* [Work required]
Reproduce the entries so that every line matches the original exactly.

───── Entries provided ─────

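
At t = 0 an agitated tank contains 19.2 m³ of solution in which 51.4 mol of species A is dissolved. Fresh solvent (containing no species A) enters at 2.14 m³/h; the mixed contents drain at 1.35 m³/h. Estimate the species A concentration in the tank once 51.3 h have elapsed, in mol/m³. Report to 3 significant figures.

0.124 mol/m³

Total volume: dV/dt = Q_in − Q_out = 0.79000 m³/h, so V(t) = 19.2 + 0.79000 t and V(51.3) = 59.727 m³.
Species balance (pure solvent in): dm/dt = −Q_out · m/V(t).
dm/m = −Q_out dt/(V₀ + 0.79000 t); integrating gives ln(m/m₀) = −(Q_out/(Q_in−Q_out)) ln(V/V₀).
m = m₀ (V₀/V)^(Q_out/(Q_in−Q_out)) = 51.4 × (19.2/59.727)^(1.7089) = 7.3912 mol.
C = m/V = 7.3912/59.727 = 0.12375 mol/m³.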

─────

* [Your solution]
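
At t = 0 an agitated tank contains 19.2 m³ of solution in which 51.4 mol of species A is dissolved. Fresh solvent (containing no species A) enters at 2.14 m³/h; the mixed contents drain at 1.35 m³/h. Estimate the species A concentration in the tank once 51.3 h have elapsed, in mol/m³. Report to 3 significant figures.

0.124 mol/m³

Total volume: dV/dt = Q_in − Q_out = 0.79000 m³/h, so V(t) = 19.2 + 0.79000 t and V(51.3) = 59.727 m³.
Species balance (pure solvent in): dm/dt = −Q_out · m/V(t).
dm/m = −Q_out dt/(V₀ + 0.79000 t); integrating gives ln(m/m₀) = −(Q_out/(Q_in−Q_out)) ln(V/V₀).
m = m₀ (V₀/V)^(Q_out/(Q_in−Q_out)) = 51.4 × (19.2/59.727)^(1.7089) = 7.3912 mol.
C = m/V = 7.3912/59.727 = 0.12375 mol/m³.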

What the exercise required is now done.